▸ **The input**:
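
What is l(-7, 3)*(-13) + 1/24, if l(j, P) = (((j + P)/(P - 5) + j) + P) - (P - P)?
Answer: 625/24 ≈ 26.042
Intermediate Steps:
l(j, P) = P + j + (P + j)/(-5 + P) (l(j, P) = (((P + j)/(-5 + P) + j) + P) - 1*0 = (((P + j)/(-5 + P) + j) + P) + 0 = ((j + (P + j)/(-5 + P)) + P) + 0 = (P + j + (P + j)/(-5 + P)) + 0 = P + j + (P + j)/(-5 + P))
l(-7, 3)*(-13) + 1/24 = ((3² - 4*3 - 4*(-7) + 3*(-7))/(-5 + 3))*(-13) + 1/24 = ((9 - 12 + 28 - 21)/(-2))*(-13) + 1/24 = -½*4*(-13) + 1/24 = -2*(-13) + 1/24 = 26 + 1/24 = 625/24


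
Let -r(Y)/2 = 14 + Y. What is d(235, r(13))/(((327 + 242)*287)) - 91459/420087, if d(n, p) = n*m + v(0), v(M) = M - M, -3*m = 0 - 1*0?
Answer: -91459/420087 ≈ -0.21771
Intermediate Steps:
m = 0 (m = -(0 - 1*0)/3 = -(0 + 0)/3 = -⅓*0 = 0)
v(M) = 0
r(Y) = -28 - 2*Y (r(Y) = -2*(14 + Y) = -28 - 2*Y)
d(n, p) = 0 (d(n, p) = n*0 + 0 = 0 + 0 = 0)
d(235, r(13))/(((327 + 242)*287)) - 91459/420087 = 0/(((327 + 242)*287)) - 91459/420087 = 0/((569*287)) - 91459*1/420087 = 0/163303 - 91459/420087 = 0*(1/163303) - 91459/420087 = 0 - 91459/420087 = -91459/420087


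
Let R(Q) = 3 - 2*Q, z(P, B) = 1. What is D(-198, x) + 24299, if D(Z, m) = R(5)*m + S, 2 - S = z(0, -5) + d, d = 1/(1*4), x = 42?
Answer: 96023/4 ≈ 24006.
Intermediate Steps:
d = ¼ (d = 1/4 = ¼ ≈ 0.25000)
S = ¾ (S = 2 - (1 + ¼) = 2 - 1*5/4 = 2 - 5/4 = ¾ ≈ 0.75000)
D(Z, m) = ¾ - 7*m (D(Z, m) = (3 - 2*5)*m + ¾ = (3 - 10)*m + ¾ = -7*m + ¾ = ¾ - 7*m)
D(-198, x) + 24299 = (¾ - 7*42) + 24299 = (¾ - 294) + 24299 = -1173/4 + 24299 = 96023/4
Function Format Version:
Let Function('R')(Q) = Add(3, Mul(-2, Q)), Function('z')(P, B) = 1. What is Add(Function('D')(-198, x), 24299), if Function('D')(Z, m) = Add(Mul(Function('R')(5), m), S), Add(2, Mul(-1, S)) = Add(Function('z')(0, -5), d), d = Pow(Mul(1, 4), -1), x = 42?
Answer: Rational(96023, 4) ≈ 24006.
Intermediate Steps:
d = Rational(1, 4) (d = Pow(4, -1) = Rational(1, 4) ≈ 0.25000)
S = Rational(3, 4) (S = Add(2, Mul(-1, Add(1, Rational(1, 4)))) = Add(2, Mul(-1, Rational(5, 4))) = Add(2, Rational(-5, 4)) = Rational(3, 4) ≈ 0.75000)
Function('D')(Z, m) = Add(Rational(3, 4), Mul(-7, m)) (Function('D')(Z, m) = Add(Mul(Add(3, Mul(-2, 5)), m), Rational(3, 4)) = Add(Mul(Add(3, -10), m), Rational(3, 4)) = Add(Mul(-7, m), Rational(3, 4)) = Add(Rational(3, 4), Mul(-7, m)))
Add(Function('D')(-198, x), 24299) = Add(Add(Rational(3, 4), Mul(-7, 42)), 24299) = Add(Add(Rational(3, 4), -294), 24299) = Add(Rational(-1173, 4), 24299) = Rational(96023, 4)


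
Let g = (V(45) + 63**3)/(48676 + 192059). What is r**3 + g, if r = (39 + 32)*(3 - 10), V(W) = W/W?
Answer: -29553464422607/240735 ≈ -1.2276e+8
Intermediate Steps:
V(W) = 1
r = -497 (r = 71*(-7) = -497)
g = 250048/240735 (g = (1 + 63**3)/(48676 + 192059) = (1 + 250047)/240735 = 250048*(1/240735) = 250048/240735 ≈ 1.0387)
r**3 + g = (-497)**3 + 250048/240735 = -122763473 + 250048/240735 = -29553464422607/240735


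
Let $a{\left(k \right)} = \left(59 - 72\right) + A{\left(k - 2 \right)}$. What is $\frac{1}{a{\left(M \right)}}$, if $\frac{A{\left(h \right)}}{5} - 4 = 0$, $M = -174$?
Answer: $\frac{1}{7} \approx 0.14286$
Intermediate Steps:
$A{\left(h \right)} = 20$ ($A{\left(h \right)} = 20 + 5 \cdot 0 = 20 + 0 = 20$)
$a{\left(k \right)} = 7$ ($a{\left(k \right)} = \left(59 - 72\right) + 20 = -13 + 20 = 7$)
$\frac{1}{a{\left(M \right)}} = \frac{1}{7}$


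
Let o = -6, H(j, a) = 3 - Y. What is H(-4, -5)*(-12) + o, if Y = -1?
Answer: -54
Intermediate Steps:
H(j, a) = 4 (H(j, a) = 3 - 1*(-1) = 3 + 1 = 4)
H(-4, -5)*(-12) + o = 4*(-12) - 6 = -48 - 6 = -54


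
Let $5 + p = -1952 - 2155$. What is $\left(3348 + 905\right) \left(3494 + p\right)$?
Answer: $-2628354$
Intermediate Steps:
$p = -4112$ ($p = -5 - 4107 = -4112$)
$\left(3348 + 905\right) \left(3494 + p\right) = \left(3348 + 905\right) \left(3494 - 4112\right) = 4253 \left(-618\right) = -2628354$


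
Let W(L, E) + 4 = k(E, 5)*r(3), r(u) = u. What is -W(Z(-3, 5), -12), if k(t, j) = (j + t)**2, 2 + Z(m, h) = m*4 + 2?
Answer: -143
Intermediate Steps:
Z(m, h) = 4*m (Z(m, h) = -2 + (m*4 + 2) = -2 + (4*m + 2) = -2 + (2 + 4*m) = 4*m)
W(L, E) = -4 + 3*(5 + E)**2 (W(L, E) = -4 + (5 + E)**2*3 = -4 + 3*(5 + E)**2)
-W(Z(-3, 5), -12) = -(-4 + 3*(5 - 12)**2) = -(-4 + 3*(-7)**2) = -(-4 + 3*49) = -(-4 + 147) = -1*143 = -143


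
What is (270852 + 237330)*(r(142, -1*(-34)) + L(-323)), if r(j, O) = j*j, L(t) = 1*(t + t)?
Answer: 9918696276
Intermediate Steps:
L(t) = 2*t (L(t) = 1*(2*t) = 2*t)
r(j, O) = j**2
(270852 + 237330)*(r(142, -1*(-34)) + L(-323)) = (270852 + 237330)*(142**2 + 2*(-323)) = 508182*(20164 - 646) = 508182*19518 = 9918696276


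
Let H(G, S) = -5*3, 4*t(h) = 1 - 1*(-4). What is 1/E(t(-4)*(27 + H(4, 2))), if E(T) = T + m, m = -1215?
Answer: -1/1200 ≈ -0.00083333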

▸ **Task item**:
Show all lines above containing "Answer".

▸ **Output**:
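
Answer: 625/24 ≈ 26.042
Answer: -91459/420087 ≈ -0.21771
Answer: 96023/4 ≈ 24006.
Answer: Rational(96023, 4) ≈ 24006.
Answer: -29553464422607/240735 ≈ -1.2276e+8
Answer: $\frac{1}{7} \approx 0.14286$
Answer: -54
Answer: $-2628354$
Answer: -143
Answer: 9918696276
Answer: -1/1200 ≈ -0.00083333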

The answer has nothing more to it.